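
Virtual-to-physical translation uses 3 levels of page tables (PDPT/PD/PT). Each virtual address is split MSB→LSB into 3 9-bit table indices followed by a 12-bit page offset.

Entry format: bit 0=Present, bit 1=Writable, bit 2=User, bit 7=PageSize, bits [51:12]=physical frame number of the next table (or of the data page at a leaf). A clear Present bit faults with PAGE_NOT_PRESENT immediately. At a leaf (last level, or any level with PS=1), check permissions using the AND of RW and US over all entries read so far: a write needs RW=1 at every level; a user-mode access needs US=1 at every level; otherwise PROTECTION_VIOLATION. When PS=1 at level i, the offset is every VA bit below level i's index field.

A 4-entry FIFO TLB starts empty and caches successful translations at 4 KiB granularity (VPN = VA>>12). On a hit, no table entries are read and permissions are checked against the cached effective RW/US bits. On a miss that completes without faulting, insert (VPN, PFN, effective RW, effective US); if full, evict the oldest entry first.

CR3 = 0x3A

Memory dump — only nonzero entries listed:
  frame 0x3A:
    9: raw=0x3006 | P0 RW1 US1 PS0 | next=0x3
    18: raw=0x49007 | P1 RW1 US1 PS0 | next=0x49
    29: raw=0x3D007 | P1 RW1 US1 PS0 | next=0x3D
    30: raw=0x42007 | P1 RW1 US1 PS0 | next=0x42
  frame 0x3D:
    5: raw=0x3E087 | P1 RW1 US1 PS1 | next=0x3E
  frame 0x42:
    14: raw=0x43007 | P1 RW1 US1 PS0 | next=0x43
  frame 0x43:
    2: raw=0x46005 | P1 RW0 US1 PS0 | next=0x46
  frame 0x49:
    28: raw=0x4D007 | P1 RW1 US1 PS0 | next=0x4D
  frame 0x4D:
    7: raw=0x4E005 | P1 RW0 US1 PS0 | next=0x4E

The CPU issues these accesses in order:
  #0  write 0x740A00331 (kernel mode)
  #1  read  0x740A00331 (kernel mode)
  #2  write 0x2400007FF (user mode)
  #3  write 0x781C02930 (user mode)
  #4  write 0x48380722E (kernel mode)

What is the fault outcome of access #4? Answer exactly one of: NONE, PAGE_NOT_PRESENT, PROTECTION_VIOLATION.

Walk each access:
#0 VA=0x740A00331 (w,kernel):
  L0: frame=0x3A idx=29 entry=0x3D007 [P=1 RW=1 US=1 PS=0]
  L1: frame=0x3D idx=5 entry=0x3E087 [P=1 RW=1 US=1 PS=1]
  → PA=0x3E331 (huge @L1)  (2 entries read)
#1 VA=0x740A00331 (r,kernel):
  TLB hit vpn=0x740A00 → PA=0x3E331
#2 VA=0x2400007FF (w,user):
  L0: frame=0x3A idx=9 entry=0x3006 [P=0 RW=1 US=1 PS=0]
  ⇒ fault: PAGE_NOT_PRESENT  — 1 lookups
#3 VA=0x781C02930 (w,user):
  L0: frame=0x3A idx=30 entry=0x42007 [P=1 RW=1 US=1 PS=0]
  L1: frame=0x42 idx=14 entry=0x43007 [P=1 RW=1 US=1 PS=0]
  L2: frame=0x43 idx=2 entry=0x46005 [P=1 RW=0 US=1 PS=0]
  ⇒ fault: PROTECTION_VIOLATION  — 3 lookups
#4 VA=0x48380722E (w,kernel):
  L0: frame=0x3A idx=18 entry=0x49007 [P=1 RW=1 US=1 PS=0]
  L1: frame=0x49 idx=28 entry=0x4D007 [P=1 RW=1 US=1 PS=0]
  L2: frame=0x4D idx=7 entry=0x4E005 [P=1 RW=0 US=1 PS=0]
  ⇒ fault: PROTECTION_VIOLATION  — 3 lookups

Access #4 fault: PROTECTION_VIOLATION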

★ ★ ★ ★ ★ ★ ★

Take the material above and set it down again exactly.

ANSWER SPACE ▸
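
Virtual-to-physical translation uses 3 levels of page tables (PDPT/PD/PT). Each virtual address is split MSB→LSB into 3 9-bit table indices followed by a 12-bit page offset.

Entry format: bit 0=Present, bit 1=Writable, bit 2=User, bit 7=PageSize, bits [51:12]=physical frame number of the next table (or of the data page at a leaf). A clear Present bit faults with PAGE_NOT_PRESENT immediately. At a leaf (last level, or any level with PS=1), check permissions using the AND of RW and US over all entries read so far: a write needs RW=1 at every level; a user-mode access needs US=1 at every level; otherwise PROTECTION_VIOLATION. When PS=1 at level i, the offset is every VA bit below level i's index field.

A 4-entry FIFO TLB starts empty and caches successful translations at 4 KiB granularity (VPN = VA>>12). On a hit, no table entries are read and permissions are checked against the cached effective RW/US bits. On a miss that completes without faulting, insert (VPN, PFN, effective RW, effective US); if full, evict the oldest entry first.

CR3 = 0x3A

Memory dump — only nonzero entries listed:
  frame 0x3A:
    9: raw=0x3006 | P0 RW1 US1 PS0 | next=0x3
    18: raw=0x49007 | P1 RW1 US1 PS0 | next=0x49
    29: raw=0x3D007 | P1 RW1 US1 PS0 | next=0x3D
    30: raw=0x42007 | P1 RW1 US1 PS0 | next=0x42
  frame 0x3D:
    5: raw=0x3E087 | P1 RW1 US1 PS1 | next=0x3E
  frame 0x42:
    14: raw=0x43007 | P1 RW1 US1 PS0 | next=0x43
  frame 0x43:
    2: raw=0x46005 | P1 RW0 US1 PS0 | next=0x46
  frame 0x49:
    28: raw=0x4D007 | P1 RW1 US1 PS0 | next=0x4D
  frame 0x4D:
    7: raw=0x4E005 | P1 RW0 US1 PS0 | next=0x4E

The CPU issues these accesses in order:
  #0  write 0x740A00331 (kernel mode)
  #1  read  0x740A00331 (kernel mode)
  #2  write 0x2400007FF (user mode)
  #3  write 0x781C02930 (user mode)
  #4  write 0x48380722E (kernel mode)

What is the fault outcome of access #4? Answer exactly one of: NONE, PAGE_NOT_PRESENT, PROTECTION_VIOLATION.

Walk each access:
#0 VA=0x740A00331 (w,kernel):
  L0: frame=0x3A idx=29 entry=0x3D007 [P=1 RW=1 US=1 PS=0]
  L1: frame=0x3D idx=5 entry=0x3E087 [P=1 RW=1 US=1 PS=1]
  → PA=0x3E331 (huge @L1)  (2 entries read)
#1 VA=0x740A00331 (r,kernel):
  TLB hit vpn=0x740A00 → PA=0x3E331
#2 VA=0x2400007FF (w,user):
  L0: frame=0x3A idx=9 entry=0x3006 [P=0 RW=1 US=1 PS=0]
  ⇒ fault: PAGE_NOT_PRESENT  — 1 lookups
#3 VA=0x781C02930 (w,user):
  L0: frame=0x3A idx=30 entry=0x42007 [P=1 RW=1 US=1 PS=0]
  L1: frame=0x42 idx=14 entry=0x43007 [P=1 RW=1 US=1 PS=0]
  L2: frame=0x43 idx=2 entry=0x46005 [P=1 RW=0 US=1 PS=0]
  ⇒ fault: PROTECTION_VIOLATION  — 3 lookups
#4 VA=0x48380722E (w,kernel):
  L0: frame=0x3A idx=18 entry=0x49007 [P=1 RW=1 US=1 PS=0]
  L1: frame=0x49 idx=28 entry=0x4D007 [P=1 RW=1 US=1 PS=0]
  L2: frame=0x4D idx=7 entry=0x4E005 [P=1 RW=0 US=1 PS=0]
  ⇒ fault: PROTECTION_VIOLATION  — 3 lookups

Access #4 fault: PROTECTION_VIOLATION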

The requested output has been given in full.